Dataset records
**********
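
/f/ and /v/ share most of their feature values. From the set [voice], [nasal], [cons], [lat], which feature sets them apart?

[voice]

The two segments share [−nasal], [+consonantal], [−lateral]. The only feature from the list on which they differ: /f/ is [−voice] while /v/ is [+voice].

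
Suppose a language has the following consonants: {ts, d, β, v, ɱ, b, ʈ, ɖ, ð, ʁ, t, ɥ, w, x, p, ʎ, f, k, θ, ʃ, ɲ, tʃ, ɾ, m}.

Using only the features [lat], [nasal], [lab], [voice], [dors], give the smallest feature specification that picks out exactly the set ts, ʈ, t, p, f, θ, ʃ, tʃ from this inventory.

[−voice, −dors]

The class [−voice], [−dorsal] has exactly /ts, ʈ, t, p, f, θ, ʃ, tʃ/ as its extension in this inventory. No smaller conjunction from the listed features achieves this: [−dorsal] alone would also admit /d, β, v, ɱ, …/; [−voice] alone would also admit /x, k/; and checking the remaining single features turns up none with this extension.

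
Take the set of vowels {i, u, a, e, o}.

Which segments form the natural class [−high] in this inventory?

The [−high] segments here are /a, e, o/; the remaining /i, u/ are [+high].

a, e, o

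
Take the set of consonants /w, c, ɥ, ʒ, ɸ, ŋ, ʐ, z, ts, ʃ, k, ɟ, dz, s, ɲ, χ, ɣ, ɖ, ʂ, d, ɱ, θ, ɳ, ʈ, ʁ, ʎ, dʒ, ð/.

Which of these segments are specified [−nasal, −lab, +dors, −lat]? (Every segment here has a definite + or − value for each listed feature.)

c, k, ɟ, χ, ɣ, ʁ

First, the [−nasal] segments are /w, c, ɥ, ʒ, ɸ, ʐ, z, ts, ʃ, k, ɟ, dz, s, χ, ɣ, ɖ, ʂ, d, θ, ʈ, ʁ, ʎ, dʒ, ð/.
Intersecting with [−labial] gives /c, ʒ, ʐ, z, ts, ʃ, k, ɟ, dz, s, χ, ɣ, ɖ, ʂ, d, θ, ʈ, ʁ, ʎ, dʒ, ð/.
Then [+dorsal] gives /c, k, ɟ, χ, ɣ, ʁ, ʎ/.
Intersecting with [−lateral] leaves /c, k, ɟ, χ, ɣ, ʁ/.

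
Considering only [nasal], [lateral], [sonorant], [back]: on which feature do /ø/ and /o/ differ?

/ø/ (mid front rounded tense vowel) and /o/ (mid back rounded tense vowel) agree on [−nasal], [−lateral], [+sonorant]. They differ on [back] (/ø/ [−], /o/ [+]).

[back]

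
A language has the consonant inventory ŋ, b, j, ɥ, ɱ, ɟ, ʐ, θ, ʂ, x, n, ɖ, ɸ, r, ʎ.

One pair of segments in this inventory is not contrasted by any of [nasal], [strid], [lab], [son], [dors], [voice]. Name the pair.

/j/ (palatal glide) and /ʎ/ (palatal lateral approximant) are both [−nasal], [−strident], [−labial], [+sonorant], [+dorsal], [+voice], so none of the listed features separates them. (They do differ in [lateral], which is not among the given features.) Every other pair in the inventory differs on at least one listed feature.

j, ʎ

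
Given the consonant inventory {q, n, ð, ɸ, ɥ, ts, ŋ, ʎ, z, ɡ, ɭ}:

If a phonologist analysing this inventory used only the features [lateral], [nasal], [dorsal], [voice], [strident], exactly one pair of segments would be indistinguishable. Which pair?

ɡ, ɥ

On the given features, /ɡ/ and /ɥ/ have an identical profile: [−lateral], [−nasal], [+dorsal], [+voice], [−strident]. No other two segments in the inventory coincide on all 5 features. (They do differ in [sonorant], [continuant], [labial], [round] and [back], which are not among the given features.)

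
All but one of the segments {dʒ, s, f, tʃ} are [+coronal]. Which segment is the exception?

/f/ is the voiceless labiodental fricative, which is [-coronal]; the rest — /tʃ, s, dʒ/ — are [+coronal].

f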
**********
Problem: Only lines holding the string "Take" are wanted; gather each one from the entries above.

Written solution:
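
Take the set of vowels {i, u, a, e, o}.
Take the set of consonants /w, c, ɥ, ʒ, ɸ, ŋ, ʐ, z, ts, ʃ, k, ɟ, dz, s, ɲ, χ, ɣ, ɖ, ʂ, d, ɱ, θ, ɳ, ʈ, ʁ, ʎ, dʒ, ð/.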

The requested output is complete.